§ GOAL OF THE EXERCISE
Write out the entries again. Match each one exactly.

:::::

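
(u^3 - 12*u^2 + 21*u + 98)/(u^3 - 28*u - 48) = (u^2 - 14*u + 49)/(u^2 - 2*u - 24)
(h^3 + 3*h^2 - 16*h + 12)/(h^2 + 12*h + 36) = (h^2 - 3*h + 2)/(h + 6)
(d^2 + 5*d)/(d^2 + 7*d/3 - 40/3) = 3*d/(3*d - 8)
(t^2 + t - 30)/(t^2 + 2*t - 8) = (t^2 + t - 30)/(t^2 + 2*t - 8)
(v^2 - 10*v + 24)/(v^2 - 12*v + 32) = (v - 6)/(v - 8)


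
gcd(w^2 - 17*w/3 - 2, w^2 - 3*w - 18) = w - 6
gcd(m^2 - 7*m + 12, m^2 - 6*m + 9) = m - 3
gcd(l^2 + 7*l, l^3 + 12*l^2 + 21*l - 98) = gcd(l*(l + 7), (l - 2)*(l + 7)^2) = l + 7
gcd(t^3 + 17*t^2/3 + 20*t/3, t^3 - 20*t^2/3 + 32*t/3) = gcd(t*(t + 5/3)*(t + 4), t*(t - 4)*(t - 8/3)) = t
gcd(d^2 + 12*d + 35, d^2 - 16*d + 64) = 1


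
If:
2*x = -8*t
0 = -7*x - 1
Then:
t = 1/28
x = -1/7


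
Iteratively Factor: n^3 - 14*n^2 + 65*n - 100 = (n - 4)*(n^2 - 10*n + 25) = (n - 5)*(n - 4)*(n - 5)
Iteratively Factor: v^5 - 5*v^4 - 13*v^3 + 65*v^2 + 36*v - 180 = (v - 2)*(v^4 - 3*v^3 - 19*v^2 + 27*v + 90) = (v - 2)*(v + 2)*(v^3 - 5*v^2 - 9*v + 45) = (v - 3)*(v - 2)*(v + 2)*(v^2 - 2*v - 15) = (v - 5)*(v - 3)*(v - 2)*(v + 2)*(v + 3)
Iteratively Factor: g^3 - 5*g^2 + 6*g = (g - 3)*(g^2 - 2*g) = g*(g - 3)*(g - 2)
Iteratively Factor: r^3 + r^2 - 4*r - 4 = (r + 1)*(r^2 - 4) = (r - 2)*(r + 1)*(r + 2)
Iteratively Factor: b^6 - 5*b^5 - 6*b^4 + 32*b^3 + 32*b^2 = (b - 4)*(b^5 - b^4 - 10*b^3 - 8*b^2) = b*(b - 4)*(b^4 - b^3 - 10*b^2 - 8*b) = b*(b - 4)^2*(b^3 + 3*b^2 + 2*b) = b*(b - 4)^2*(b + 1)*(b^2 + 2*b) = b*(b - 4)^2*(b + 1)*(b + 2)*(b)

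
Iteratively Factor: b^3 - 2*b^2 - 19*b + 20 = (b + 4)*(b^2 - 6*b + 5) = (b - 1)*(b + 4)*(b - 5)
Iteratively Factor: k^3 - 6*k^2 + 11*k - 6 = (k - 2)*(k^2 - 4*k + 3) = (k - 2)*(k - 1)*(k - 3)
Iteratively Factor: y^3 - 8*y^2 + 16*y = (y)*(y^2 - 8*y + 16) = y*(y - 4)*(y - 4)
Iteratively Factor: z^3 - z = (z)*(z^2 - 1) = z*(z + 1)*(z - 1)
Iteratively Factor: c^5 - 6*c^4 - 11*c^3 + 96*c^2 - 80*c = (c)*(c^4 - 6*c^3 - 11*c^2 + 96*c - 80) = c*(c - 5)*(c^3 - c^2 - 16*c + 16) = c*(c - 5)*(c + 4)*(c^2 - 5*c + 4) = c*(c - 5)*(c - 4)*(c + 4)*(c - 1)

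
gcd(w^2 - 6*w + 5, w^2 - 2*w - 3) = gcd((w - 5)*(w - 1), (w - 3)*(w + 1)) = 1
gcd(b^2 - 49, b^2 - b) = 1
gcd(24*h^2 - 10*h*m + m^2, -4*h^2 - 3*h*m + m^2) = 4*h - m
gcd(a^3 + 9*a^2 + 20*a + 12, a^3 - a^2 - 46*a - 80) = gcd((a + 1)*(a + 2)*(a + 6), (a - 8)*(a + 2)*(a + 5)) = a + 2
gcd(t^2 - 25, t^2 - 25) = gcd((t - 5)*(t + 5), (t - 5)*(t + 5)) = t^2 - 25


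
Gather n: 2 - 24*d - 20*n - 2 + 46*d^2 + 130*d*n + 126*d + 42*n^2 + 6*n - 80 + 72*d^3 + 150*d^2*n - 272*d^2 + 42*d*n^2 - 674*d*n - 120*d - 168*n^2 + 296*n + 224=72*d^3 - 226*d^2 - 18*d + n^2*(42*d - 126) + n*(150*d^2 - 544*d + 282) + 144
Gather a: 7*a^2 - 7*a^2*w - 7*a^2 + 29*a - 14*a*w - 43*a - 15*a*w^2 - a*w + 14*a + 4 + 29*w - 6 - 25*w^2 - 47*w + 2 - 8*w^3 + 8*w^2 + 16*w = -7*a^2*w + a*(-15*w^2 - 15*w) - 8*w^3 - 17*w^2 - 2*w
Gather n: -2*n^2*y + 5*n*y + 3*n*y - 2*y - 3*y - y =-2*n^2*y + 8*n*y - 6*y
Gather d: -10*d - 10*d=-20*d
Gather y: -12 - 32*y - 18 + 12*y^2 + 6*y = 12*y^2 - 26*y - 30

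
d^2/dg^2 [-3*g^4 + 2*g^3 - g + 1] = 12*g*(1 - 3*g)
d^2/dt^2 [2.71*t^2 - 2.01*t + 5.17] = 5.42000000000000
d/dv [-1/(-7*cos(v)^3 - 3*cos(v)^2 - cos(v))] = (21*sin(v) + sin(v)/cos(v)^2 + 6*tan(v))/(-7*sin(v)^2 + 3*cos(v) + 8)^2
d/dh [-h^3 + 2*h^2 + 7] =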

:::::

§ RESPONSE FOR THIS EXERCISE
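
(u^3 - 12*u^2 + 21*u + 98)/(u^3 - 28*u - 48) = (u^2 - 14*u + 49)/(u^2 - 2*u - 24)
(h^3 + 3*h^2 - 16*h + 12)/(h^2 + 12*h + 36) = (h^2 - 3*h + 2)/(h + 6)
(d^2 + 5*d)/(d^2 + 7*d/3 - 40/3) = 3*d/(3*d - 8)
(t^2 + t - 30)/(t^2 + 2*t - 8) = (t^2 + t - 30)/(t^2 + 2*t - 8)
(v^2 - 10*v + 24)/(v^2 - 12*v + 32) = (v - 6)/(v - 8)


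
gcd(w^2 - 17*w/3 - 2, w^2 - 3*w - 18) = w - 6
gcd(m^2 - 7*m + 12, m^2 - 6*m + 9) = m - 3
gcd(l^2 + 7*l, l^3 + 12*l^2 + 21*l - 98) = gcd(l*(l + 7), (l - 2)*(l + 7)^2) = l + 7
gcd(t^3 + 17*t^2/3 + 20*t/3, t^3 - 20*t^2/3 + 32*t/3) = gcd(t*(t + 5/3)*(t + 4), t*(t - 4)*(t - 8/3)) = t
gcd(d^2 + 12*d + 35, d^2 - 16*d + 64) = 1


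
If:
2*x = -8*t
0 = -7*x - 1
Then:
t = 1/28
x = -1/7


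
Iteratively Factor: n^3 - 14*n^2 + 65*n - 100 = (n - 4)*(n^2 - 10*n + 25) = (n - 5)*(n - 4)*(n - 5)
Iteratively Factor: v^5 - 5*v^4 - 13*v^3 + 65*v^2 + 36*v - 180 = (v - 2)*(v^4 - 3*v^3 - 19*v^2 + 27*v + 90) = (v - 2)*(v + 2)*(v^3 - 5*v^2 - 9*v + 45) = (v - 3)*(v - 2)*(v + 2)*(v^2 - 2*v - 15) = (v - 5)*(v - 3)*(v - 2)*(v + 2)*(v + 3)
Iteratively Factor: g^3 - 5*g^2 + 6*g = (g - 3)*(g^2 - 2*g) = g*(g - 3)*(g - 2)
Iteratively Factor: r^3 + r^2 - 4*r - 4 = (r + 1)*(r^2 - 4) = (r - 2)*(r + 1)*(r + 2)
Iteratively Factor: b^6 - 5*b^5 - 6*b^4 + 32*b^3 + 32*b^2 = (b - 4)*(b^5 - b^4 - 10*b^3 - 8*b^2) = b*(b - 4)*(b^4 - b^3 - 10*b^2 - 8*b) = b*(b - 4)^2*(b^3 + 3*b^2 + 2*b) = b*(b - 4)^2*(b + 1)*(b^2 + 2*b) = b*(b - 4)^2*(b + 1)*(b + 2)*(b)

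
Iteratively Factor: b^3 - 2*b^2 - 19*b + 20 = (b + 4)*(b^2 - 6*b + 5) = (b - 1)*(b + 4)*(b - 5)
Iteratively Factor: k^3 - 6*k^2 + 11*k - 6 = (k - 2)*(k^2 - 4*k + 3) = (k - 2)*(k - 1)*(k - 3)
Iteratively Factor: y^3 - 8*y^2 + 16*y = (y)*(y^2 - 8*y + 16) = y*(y - 4)*(y - 4)
Iteratively Factor: z^3 - z = (z)*(z^2 - 1) = z*(z + 1)*(z - 1)
Iteratively Factor: c^5 - 6*c^4 - 11*c^3 + 96*c^2 - 80*c = (c)*(c^4 - 6*c^3 - 11*c^2 + 96*c - 80) = c*(c - 5)*(c^3 - c^2 - 16*c + 16) = c*(c - 5)*(c + 4)*(c^2 - 5*c + 4) = c*(c - 5)*(c - 4)*(c + 4)*(c - 1)

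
gcd(w^2 - 6*w + 5, w^2 - 2*w - 3) = gcd((w - 5)*(w - 1), (w - 3)*(w + 1)) = 1
gcd(b^2 - 49, b^2 - b) = 1
gcd(24*h^2 - 10*h*m + m^2, -4*h^2 - 3*h*m + m^2) = 4*h - m
gcd(a^3 + 9*a^2 + 20*a + 12, a^3 - a^2 - 46*a - 80) = gcd((a + 1)*(a + 2)*(a + 6), (a - 8)*(a + 2)*(a + 5)) = a + 2
gcd(t^2 - 25, t^2 - 25) = gcd((t - 5)*(t + 5), (t - 5)*(t + 5)) = t^2 - 25


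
Gather n: 2 - 24*d - 20*n - 2 + 46*d^2 + 130*d*n + 126*d + 42*n^2 + 6*n - 80 + 72*d^3 + 150*d^2*n - 272*d^2 + 42*d*n^2 - 674*d*n - 120*d - 168*n^2 + 296*n + 224=72*d^3 - 226*d^2 - 18*d + n^2*(42*d - 126) + n*(150*d^2 - 544*d + 282) + 144
Gather a: 7*a^2 - 7*a^2*w - 7*a^2 + 29*a - 14*a*w - 43*a - 15*a*w^2 - a*w + 14*a + 4 + 29*w - 6 - 25*w^2 - 47*w + 2 - 8*w^3 + 8*w^2 + 16*w = -7*a^2*w + a*(-15*w^2 - 15*w) - 8*w^3 - 17*w^2 - 2*w
Gather n: -2*n^2*y + 5*n*y + 3*n*y - 2*y - 3*y - y =-2*n^2*y + 8*n*y - 6*y
Gather d: -10*d - 10*d=-20*d
Gather y: -12 - 32*y - 18 + 12*y^2 + 6*y = 12*y^2 - 26*y - 30

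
d^2/dg^2 [-3*g^4 + 2*g^3 - g + 1] = 12*g*(1 - 3*g)
d^2/dt^2 [2.71*t^2 - 2.01*t + 5.17] = 5.42000000000000
d/dv [-1/(-7*cos(v)^3 - 3*cos(v)^2 - cos(v))] = (21*sin(v) + sin(v)/cos(v)^2 + 6*tan(v))/(-7*sin(v)^2 + 3*cos(v) + 8)^2
d/dh [-h^3 + 2*h^2 + 7] =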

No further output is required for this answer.